● ENTRIES SUPPLIED:
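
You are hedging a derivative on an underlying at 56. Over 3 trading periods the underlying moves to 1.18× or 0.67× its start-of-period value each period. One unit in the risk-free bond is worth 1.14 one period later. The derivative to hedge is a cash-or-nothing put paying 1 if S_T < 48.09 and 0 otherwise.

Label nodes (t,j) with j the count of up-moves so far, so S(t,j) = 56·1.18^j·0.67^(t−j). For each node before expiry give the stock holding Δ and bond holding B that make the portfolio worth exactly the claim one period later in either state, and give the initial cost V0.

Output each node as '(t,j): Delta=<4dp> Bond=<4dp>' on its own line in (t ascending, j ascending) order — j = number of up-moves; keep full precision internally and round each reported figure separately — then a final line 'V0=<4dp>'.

(0,0): Delta=-0.0039 Bond=0.2299
(1,0): Delta=-0.0422 Bond=1.7011
(1,1): Delta=-0.0020 Bond=0.1396
(2,0): Delta=0.0000 Bond=0.8772
(2,1): Delta=-0.0443 Bond=2.0296
(2,2): Delta=0.0000 Bond=0.0000
V0=0.0118

No-arbitrage ⇒ martingale measure with p* = (R−d)/(u−d) = 0.9216.
Terminal values V(3,·): V(3,0)=1.0000, V(3,1)=1.0000, V(3,2)=0.0000, V(3,3)=0.0000
  t=2,j=0: stock 25.1384 → up 29.6633 (V=1.0000), down 16.8427 (V=1.0000). Price 0.8772; hedge Δ=0.0000, bond B=0.8772.
  t=2,j=1: stock 44.2736 → up 52.2428 (V=0.0000), down 29.6633 (V=1.0000). Price 0.0688; hedge Δ=-0.0443, bond B=2.0296.
  t=2,j=2: stock 77.9744 → up 92.0098 (V=0.0000), down 52.2428 (V=0.0000). Price 0.0000; hedge Δ=0.0000, bond B=0.0000.
  t=1,j=0: stock 37.5200 → up 44.2736 (V=0.0688), down 25.1384 (V=0.8772). Price 0.1160; hedge Δ=-0.0422, bond B=1.7011.
  t=1,j=1: stock 66.0800 → up 77.9744 (V=0.0000), down 44.2736 (V=0.0688). Price 0.0047; hedge Δ=-0.0020, bond B=0.1396.
  t=0,j=0: stock 56.0000 → up 66.0800 (V=0.0047), down 37.5200 (V=0.1160). Price 0.0118; hedge Δ=-0.0039, bond B=0.2299.
The time-0 hedge costs 0.0118, which is the no-arbitrage price.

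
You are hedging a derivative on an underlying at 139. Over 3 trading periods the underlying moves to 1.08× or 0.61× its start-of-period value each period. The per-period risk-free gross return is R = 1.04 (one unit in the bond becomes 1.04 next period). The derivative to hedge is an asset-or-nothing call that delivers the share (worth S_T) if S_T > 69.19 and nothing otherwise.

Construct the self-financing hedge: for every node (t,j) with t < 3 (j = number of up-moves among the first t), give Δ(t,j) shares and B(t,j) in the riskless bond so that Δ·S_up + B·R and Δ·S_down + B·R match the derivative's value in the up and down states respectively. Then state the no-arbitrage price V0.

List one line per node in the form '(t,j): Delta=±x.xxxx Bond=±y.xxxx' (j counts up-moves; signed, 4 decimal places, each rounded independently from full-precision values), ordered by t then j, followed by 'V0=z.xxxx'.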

● PROBLEM TO SOLVE:
All of the data is to be transcribed exactly as written.

● OUTPUT FOR THIS EXERCISE:
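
You are hedging a derivative on an underlying at 56. Over 3 trading periods the underlying moves to 1.18× or 0.67× its start-of-period value each period. One unit in the risk-free bond is worth 1.14 one period later. The derivative to hedge is a cash-or-nothing put paying 1 if S_T < 48.09 and 0 otherwise.

Label nodes (t,j) with j the count of up-moves so far, so S(t,j) = 56·1.18^j·0.67^(t−j). For each node before expiry give the stock holding Δ and bond holding B that make the portfolio worth exactly the claim one period later in either state, and give the initial cost V0.

Output each node as '(t,j): Delta=<4dp> Bond=<4dp>' on its own line in (t ascending, j ascending) order — j = number of up-moves; keep full precision internally and round each reported figure separately — then a final line 'V0=<4dp>'.

(0,0): Delta=-0.0039 Bond=0.2299
(1,0): Delta=-0.0422 Bond=1.7011
(1,1): Delta=-0.0020 Bond=0.1396
(2,0): Delta=0.0000 Bond=0.8772
(2,1): Delta=-0.0443 Bond=2.0296
(2,2): Delta=0.0000 Bond=0.0000
V0=0.0118

No-arbitrage ⇒ martingale measure with p* = (R−d)/(u−d) = 0.9216.
Terminal values V(3,·): V(3,0)=1.0000, V(3,1)=1.0000, V(3,2)=0.0000, V(3,3)=0.0000
  t=2,j=0: stock 25.1384 → up 29.6633 (V=1.0000), down 16.8427 (V=1.0000). Price 0.8772; hedge Δ=0.0000, bond B=0.8772.
  t=2,j=1: stock 44.2736 → up 52.2428 (V=0.0000), down 29.6633 (V=1.0000). Price 0.0688; hedge Δ=-0.0443, bond B=2.0296.
  t=2,j=2: stock 77.9744 → up 92.0098 (V=0.0000), down 52.2428 (V=0.0000). Price 0.0000; hedge Δ=0.0000, bond B=0.0000.
  t=1,j=0: stock 37.5200 → up 44.2736 (V=0.0688), down 25.1384 (V=0.8772). Price 0.1160; hedge Δ=-0.0422, bond B=1.7011.
  t=1,j=1: stock 66.0800 → up 77.9744 (V=0.0000), down 44.2736 (V=0.0688). Price 0.0047; hedge Δ=-0.0020, bond B=0.1396.
  t=0,j=0: stock 56.0000 → up 66.0800 (V=0.0047), down 37.5200 (V=0.1160). Price 0.0118; hedge Δ=-0.0039, bond B=0.2299.
The time-0 hedge costs 0.0118, which is the no-arbitrage price.

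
You are hedging a derivative on an underlying at 139. Over 3 trading periods the underlying moves to 1.08× or 0.61× its start-of-period value each period. The per-period risk-free gross return is R = 1.04 (one unit in the bond becomes 1.04 next period). The derivative to hedge is an asset-or-nothing call that delivers the share (worth S_T) if S_T > 69.19 and nothing otherwise.

Construct the self-financing hedge: for every node (t,j) with t < 3 (j = number of up-moves among the first t), give Δ(t,j) shares and B(t,j) in the riskless bond so that Δ·S_up + B·R and Δ·S_down + B·R match the derivative's value in the up and down states respectively. Then state the no-arbitrage price V0.

List one line per node in the form '(t,j): Delta=±x.xxxx Bond=±y.xxxx' (j counts up-moves; signed, 4 decimal places, each rounded independently from full-precision values), ordered by t then j, followed by 'V0=z.xxxx'.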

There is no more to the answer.